**TASK DETAILS**: Each entry is to be printed again word for word.

(Dataset entries)
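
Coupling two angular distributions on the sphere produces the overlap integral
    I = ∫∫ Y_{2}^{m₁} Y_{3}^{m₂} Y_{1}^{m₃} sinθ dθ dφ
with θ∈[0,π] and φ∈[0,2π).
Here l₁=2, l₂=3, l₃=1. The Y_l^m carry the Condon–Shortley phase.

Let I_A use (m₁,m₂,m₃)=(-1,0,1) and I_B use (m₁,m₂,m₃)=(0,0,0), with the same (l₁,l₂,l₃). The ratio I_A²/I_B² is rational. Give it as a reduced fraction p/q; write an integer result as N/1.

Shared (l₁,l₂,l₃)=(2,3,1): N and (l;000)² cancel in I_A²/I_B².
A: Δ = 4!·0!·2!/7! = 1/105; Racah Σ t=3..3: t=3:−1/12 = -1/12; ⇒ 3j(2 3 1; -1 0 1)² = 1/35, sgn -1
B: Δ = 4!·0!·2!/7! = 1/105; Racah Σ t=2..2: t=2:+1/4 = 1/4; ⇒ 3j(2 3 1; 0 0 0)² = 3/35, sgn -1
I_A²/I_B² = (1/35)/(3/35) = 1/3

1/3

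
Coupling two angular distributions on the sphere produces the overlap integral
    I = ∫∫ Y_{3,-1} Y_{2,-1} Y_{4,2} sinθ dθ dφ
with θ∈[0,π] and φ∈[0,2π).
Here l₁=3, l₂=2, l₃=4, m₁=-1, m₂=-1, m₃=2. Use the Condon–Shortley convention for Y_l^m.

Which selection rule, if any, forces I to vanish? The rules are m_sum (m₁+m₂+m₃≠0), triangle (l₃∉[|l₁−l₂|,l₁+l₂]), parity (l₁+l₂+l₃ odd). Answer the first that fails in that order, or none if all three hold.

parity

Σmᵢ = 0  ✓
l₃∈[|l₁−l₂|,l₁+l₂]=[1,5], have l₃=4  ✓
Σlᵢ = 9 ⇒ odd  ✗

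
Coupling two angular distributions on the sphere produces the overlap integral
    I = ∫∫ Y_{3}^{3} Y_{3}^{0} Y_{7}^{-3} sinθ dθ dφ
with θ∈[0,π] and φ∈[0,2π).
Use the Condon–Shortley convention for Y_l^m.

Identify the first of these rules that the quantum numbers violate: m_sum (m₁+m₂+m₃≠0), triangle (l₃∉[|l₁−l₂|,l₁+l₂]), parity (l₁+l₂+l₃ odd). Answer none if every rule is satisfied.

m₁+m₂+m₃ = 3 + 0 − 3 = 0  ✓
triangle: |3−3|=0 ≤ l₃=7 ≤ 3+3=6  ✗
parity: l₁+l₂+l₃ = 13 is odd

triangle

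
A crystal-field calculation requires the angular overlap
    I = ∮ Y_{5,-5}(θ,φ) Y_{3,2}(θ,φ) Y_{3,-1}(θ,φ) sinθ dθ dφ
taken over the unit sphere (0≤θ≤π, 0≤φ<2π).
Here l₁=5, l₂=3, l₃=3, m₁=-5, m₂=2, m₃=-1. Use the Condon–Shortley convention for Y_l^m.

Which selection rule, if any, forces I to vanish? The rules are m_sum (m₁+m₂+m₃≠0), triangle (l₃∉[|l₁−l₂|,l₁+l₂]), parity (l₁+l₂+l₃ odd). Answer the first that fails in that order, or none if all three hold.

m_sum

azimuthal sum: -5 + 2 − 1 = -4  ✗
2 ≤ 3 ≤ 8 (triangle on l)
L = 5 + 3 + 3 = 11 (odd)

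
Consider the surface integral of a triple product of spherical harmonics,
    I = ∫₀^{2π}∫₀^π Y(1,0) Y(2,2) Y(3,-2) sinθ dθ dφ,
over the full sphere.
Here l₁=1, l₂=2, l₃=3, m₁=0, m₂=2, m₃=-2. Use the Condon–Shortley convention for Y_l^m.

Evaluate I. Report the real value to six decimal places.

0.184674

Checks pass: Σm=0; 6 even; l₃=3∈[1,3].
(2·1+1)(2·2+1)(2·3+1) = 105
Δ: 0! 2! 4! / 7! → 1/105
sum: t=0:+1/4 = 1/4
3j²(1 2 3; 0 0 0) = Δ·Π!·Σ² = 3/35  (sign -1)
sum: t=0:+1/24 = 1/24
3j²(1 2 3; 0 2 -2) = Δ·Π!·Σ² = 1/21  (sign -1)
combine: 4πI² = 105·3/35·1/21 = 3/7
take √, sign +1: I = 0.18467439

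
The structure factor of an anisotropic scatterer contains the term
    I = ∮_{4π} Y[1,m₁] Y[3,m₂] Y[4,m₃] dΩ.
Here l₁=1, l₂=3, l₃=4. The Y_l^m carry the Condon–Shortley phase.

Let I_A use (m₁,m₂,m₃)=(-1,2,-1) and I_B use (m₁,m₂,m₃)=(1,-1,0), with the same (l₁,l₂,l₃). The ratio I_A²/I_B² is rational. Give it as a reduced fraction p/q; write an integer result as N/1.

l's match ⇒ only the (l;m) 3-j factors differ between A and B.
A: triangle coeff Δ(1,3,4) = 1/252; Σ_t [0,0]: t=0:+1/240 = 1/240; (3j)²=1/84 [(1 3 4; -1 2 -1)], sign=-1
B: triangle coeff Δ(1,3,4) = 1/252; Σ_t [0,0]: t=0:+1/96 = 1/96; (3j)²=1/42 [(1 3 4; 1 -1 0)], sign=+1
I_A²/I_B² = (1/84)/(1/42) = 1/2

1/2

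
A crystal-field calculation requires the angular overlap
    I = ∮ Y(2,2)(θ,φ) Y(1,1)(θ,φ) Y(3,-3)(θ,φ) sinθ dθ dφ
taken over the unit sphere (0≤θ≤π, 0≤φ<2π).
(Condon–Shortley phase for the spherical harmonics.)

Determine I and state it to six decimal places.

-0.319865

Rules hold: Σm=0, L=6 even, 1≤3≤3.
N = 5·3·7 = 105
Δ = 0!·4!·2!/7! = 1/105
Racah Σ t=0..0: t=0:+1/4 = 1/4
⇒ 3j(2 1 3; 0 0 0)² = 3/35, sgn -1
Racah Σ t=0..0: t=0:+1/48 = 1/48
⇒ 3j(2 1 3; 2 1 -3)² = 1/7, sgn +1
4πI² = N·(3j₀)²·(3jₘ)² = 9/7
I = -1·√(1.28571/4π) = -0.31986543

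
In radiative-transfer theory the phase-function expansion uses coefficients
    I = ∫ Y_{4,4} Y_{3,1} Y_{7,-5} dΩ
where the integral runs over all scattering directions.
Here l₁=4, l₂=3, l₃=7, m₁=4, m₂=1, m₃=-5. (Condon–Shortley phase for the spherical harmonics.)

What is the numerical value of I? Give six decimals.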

**FINISHED EXERCISE**:
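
Coupling two angular distributions on the sphere produces the overlap integral
    I = ∫∫ Y_{2}^{m₁} Y_{3}^{m₂} Y_{1}^{m₃} sinθ dθ dφ
with θ∈[0,π] and φ∈[0,2π).
Here l₁=2, l₂=3, l₃=1. The Y_l^m carry the Condon–Shortley phase.

Let I_A use (m₁,m₂,m₃)=(-1,0,1) and I_B use (m₁,m₂,m₃)=(0,0,0), with the same (l₁,l₂,l₃). The ratio I_A²/I_B² is rational. Give it as a reduced fraction p/q; write an integer result as N/1.

Shared (l₁,l₂,l₃)=(2,3,1): N and (l;000)² cancel in I_A²/I_B².
A: Δ = 4!·0!·2!/7! = 1/105; Racah Σ t=3..3: t=3:−1/12 = -1/12; ⇒ 3j(2 3 1; -1 0 1)² = 1/35, sgn -1
B: Δ = 4!·0!·2!/7! = 1/105; Racah Σ t=2..2: t=2:+1/4 = 1/4; ⇒ 3j(2 3 1; 0 0 0)² = 3/35, sgn -1
I_A²/I_B² = (1/35)/(3/35) = 1/3

1/3

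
Coupling two angular distributions on the sphere produces the overlap integral
    I = ∫∫ Y_{3,-1} Y_{2,-1} Y_{4,2} sinθ dθ dφ
with θ∈[0,π] and φ∈[0,2π).
Here l₁=3, l₂=2, l₃=4, m₁=-1, m₂=-1, m₃=2. Use the Condon–Shortley convention for Y_l^m.

Which selection rule, if any, forces I to vanish? The rules are m_sum (m₁+m₂+m₃≠0), triangle (l₃∉[|l₁−l₂|,l₁+l₂]), parity (l₁+l₂+l₃ odd). Answer the first that fails in that order, or none if all three hold.

parity

Σmᵢ = 0  ✓
l₃∈[|l₁−l₂|,l₁+l₂]=[1,5], have l₃=4  ✓
Σlᵢ = 9 ⇒ odd  ✗

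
Coupling two angular distributions on the sphere produces the overlap integral
    I = ∫∫ Y_{3}^{3} Y_{3}^{0} Y_{7}^{-3} sinθ dθ dφ
with θ∈[0,π] and φ∈[0,2π).
Use the Condon–Shortley convention for Y_l^m.

Identify the first of these rules that the quantum numbers violate: m_sum (m₁+m₂+m₃≠0), triangle (l₃∉[|l₁−l₂|,l₁+l₂]), parity (l₁+l₂+l₃ odd). Answer none if every rule is satisfied.

m₁+m₂+m₃ = 3 + 0 − 3 = 0  ✓
triangle: |3−3|=0 ≤ l₃=7 ≤ 3+3=6  ✗
parity: l₁+l₂+l₃ = 13 is odd

triangle

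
A crystal-field calculation requires the angular overlap
    I = ∮ Y_{5,-5}(θ,φ) Y_{3,2}(θ,φ) Y_{3,-1}(θ,φ) sinθ dθ dφ
taken over the unit sphere (0≤θ≤π, 0≤φ<2π).
Here l₁=5, l₂=3, l₃=3, m₁=-5, m₂=2, m₃=-1. Use the Condon–Shortley convention for Y_l^m.

Which selection rule, if any, forces I to vanish? The rules are m_sum (m₁+m₂+m₃≠0), triangle (l₃∉[|l₁−l₂|,l₁+l₂]), parity (l₁+l₂+l₃ odd). Answer the first that fails in that order, or none if all three hold.

m_sum

azimuthal sum: -5 + 2 − 1 = -4  ✗
2 ≤ 3 ≤ 8 (triangle on l)
L = 5 + 3 + 3 = 11 (odd)

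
Consider the surface integral of a triple product of spherical harmonics,
    I = ∫₀^{2π}∫₀^π Y(1,0) Y(2,2) Y(3,-2) sinθ dθ dφ,
over the full sphere.
Here l₁=1, l₂=2, l₃=3, m₁=0, m₂=2, m₃=-2. Use the Condon–Shortley convention for Y_l^m.

Evaluate I. Report the real value to six decimal places.

0.184674

Checks pass: Σm=0; 6 even; l₃=3∈[1,3].
(2·1+1)(2·2+1)(2·3+1) = 105
Δ: 0! 2! 4! / 7! → 1/105
sum: t=0:+1/4 = 1/4
3j²(1 2 3; 0 0 0) = Δ·Π!·Σ² = 3/35  (sign -1)
sum: t=0:+1/24 = 1/24
3j²(1 2 3; 0 2 -2) = Δ·Π!·Σ² = 1/21  (sign -1)
combine: 4πI² = 105·3/35·1/21 = 3/7
take √, sign +1: I = 0.18467439

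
The structure factor of an anisotropic scatterer contains the term
    I = ∮_{4π} Y[1,m₁] Y[3,m₂] Y[4,m₃] dΩ.
Here l₁=1, l₂=3, l₃=4. The Y_l^m carry the Condon–Shortley phase.

Let I_A use (m₁,m₂,m₃)=(-1,2,-1) and I_B use (m₁,m₂,m₃)=(1,-1,0), with the same (l₁,l₂,l₃). The ratio I_A²/I_B² is rational. Give it as a reduced fraction p/q; write an integer result as N/1.

l's match ⇒ only the (l;m) 3-j factors differ between A and B.
A: triangle coeff Δ(1,3,4) = 1/252; Σ_t [0,0]: t=0:+1/240 = 1/240; (3j)²=1/84 [(1 3 4; -1 2 -1)], sign=-1
B: triangle coeff Δ(1,3,4) = 1/252; Σ_t [0,0]: t=0:+1/96 = 1/96; (3j)²=1/42 [(1 3 4; 1 -1 0)], sign=+1
I_A²/I_B² = (1/84)/(1/42) = 1/2

1/2

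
A crystal-field calculation requires the angular overlap
    I = ∮ Y(2,2)(θ,φ) Y(1,1)(θ,φ) Y(3,-3)(θ,φ) sinθ dθ dφ
taken over the unit sphere (0≤θ≤π, 0≤φ<2π).
(Condon–Shortley phase for the spherical harmonics.)

Determine I and state it to six decimal places.

-0.319865

Rules hold: Σm=0, L=6 even, 1≤3≤3.
N = 5·3·7 = 105
Δ = 0!·4!·2!/7! = 1/105
Racah Σ t=0..0: t=0:+1/4 = 1/4
⇒ 3j(2 1 3; 0 0 0)² = 3/35, sgn -1
Racah Σ t=0..0: t=0:+1/48 = 1/48
⇒ 3j(2 1 3; 2 1 -3)² = 1/7, sgn +1
4πI² = N·(3j₀)²·(3jₘ)² = 9/7
I = -1·√(1.28571/4π) = -0.31986543

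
In radiative-transfer theory the phase-function expansion uses coefficients
    I = ∫ Y_{4,4} Y_{3,1} Y_{7,-5} dΩ
where the integral runs over all scattering directions.
Here l₁=4, l₂=3, l₃=7, m₁=4, m₂=1, m₃=-5. (Condon–Shortley phase for the spherical harmonics.)

What is the numerical value of I? Give six decimals.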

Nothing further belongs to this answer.